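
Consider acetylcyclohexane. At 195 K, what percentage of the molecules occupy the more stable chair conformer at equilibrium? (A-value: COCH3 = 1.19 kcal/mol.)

One chair has the acetyl group axial (E = 1.19 kcal/mol) and the other has it equatorial (E = 0).
ΔG = 1.19 kcal/mol between the two chairs.
K = exp(ΔG/RT) with R = 1.987×10⁻³ kcal mol⁻¹ K⁻¹ and T = 195 K gives K ≈ 21.6.
Fraction in the lower-energy chair = K/(K+1) = 95.6%.

95.6%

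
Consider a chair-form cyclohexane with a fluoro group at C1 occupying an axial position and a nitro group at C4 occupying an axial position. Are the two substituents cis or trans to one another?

trans

C1 and C4 have opposite parity, so their axial bonds point in opposite directions.
With opposite-parity carbons, two substituents on the same face are one axial and one equatorial; opposite faces give both axial or both equatorial.
Here the groups are axial/axial → opposite face → trans.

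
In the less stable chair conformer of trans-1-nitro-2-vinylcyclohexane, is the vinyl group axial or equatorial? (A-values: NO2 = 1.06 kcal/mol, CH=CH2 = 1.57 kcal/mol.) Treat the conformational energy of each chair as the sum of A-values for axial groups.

C1 and C2 have opposite parity, so for the trans isomer the two substituents are e,e in one chair and a,a in the other.
Chair I (nitro axial, vinyl axial): E = 2.63 kcal/mol.
Chair II (nitro equatorial, vinyl equatorial): E = 0.00 kcal/mol.
Chair I is the less stable (higher-energy) conformer, and in that chair the vinyl group is axial.

axial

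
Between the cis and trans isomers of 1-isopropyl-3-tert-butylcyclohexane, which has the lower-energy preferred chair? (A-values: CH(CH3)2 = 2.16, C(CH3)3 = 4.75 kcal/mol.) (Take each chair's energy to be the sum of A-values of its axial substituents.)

At 1,3 positions (parity same): cis → (e,e or a,a); trans → (a,e or e,a).
Best chair for cis: E = 0.00 kcal/mol; best chair for trans: E = 2.16 kcal/mol.
The cis isomer is lower by 2.16 kcal/mol.

cis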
======
Work required: Retype the records above exactly, so that no line differs from its source.

Answer for this exercise:
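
Consider acetylcyclohexane. At 195 K, what percentage of the molecules occupy the more stable chair conformer at equilibrium? (A-value: COCH3 = 1.19 kcal/mol.)

One chair has the acetyl group axial (E = 1.19 kcal/mol) and the other has it equatorial (E = 0).
ΔG = 1.19 kcal/mol between the two chairs.
K = exp(ΔG/RT) with R = 1.987×10⁻³ kcal mol⁻¹ K⁻¹ and T = 195 K gives K ≈ 21.6.
Fraction in the lower-energy chair = K/(K+1) = 95.6%.

95.6%

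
Consider a chair-form cyclohexane with a fluoro group at C1 occupying an axial position and a nitro group at C4 occupying an axial position. Are the two substituents cis or trans to one another?

trans

C1 and C4 have opposite parity, so their axial bonds point in opposite directions.
With opposite-parity carbons, two substituents on the same face are one axial and one equatorial; opposite faces give both axial or both equatorial.
Here the groups are axial/axial → opposite face → trans.

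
In the less stable chair conformer of trans-1-nitro-2-vinylcyclohexane, is the vinyl group axial or equatorial? (A-values: NO2 = 1.06 kcal/mol, CH=CH2 = 1.57 kcal/mol.) Treat the conformational energy of each chair as the sum of A-values for axial groups.

C1 and C2 have opposite parity, so for the trans isomer the two substituents are e,e in one chair and a,a in the other.
Chair I (nitro axial, vinyl axial): E = 2.63 kcal/mol.
Chair II (nitro equatorial, vinyl equatorial): E = 0.00 kcal/mol.
Chair I is the less stable (higher-energy) conformer, and in that chair the vinyl group is axial.

axial

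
Between the cis and trans isomers of 1-isopropyl-3-tert-butylcyclohexane, which has the lower-energy preferred chair? (A-values: CH(CH3)2 = 2.16, C(CH3)3 = 4.75 kcal/mol.) (Take each chair's energy to be the sum of A-values of its axial substituents.)

At 1,3 positions (parity same): cis → (e,e or a,a); trans → (a,e or e,a).
Best chair for cis: E = 0.00 kcal/mol; best chair for trans: E = 2.16 kcal/mol.
The cis isomer is lower by 2.16 kcal/mol.

cis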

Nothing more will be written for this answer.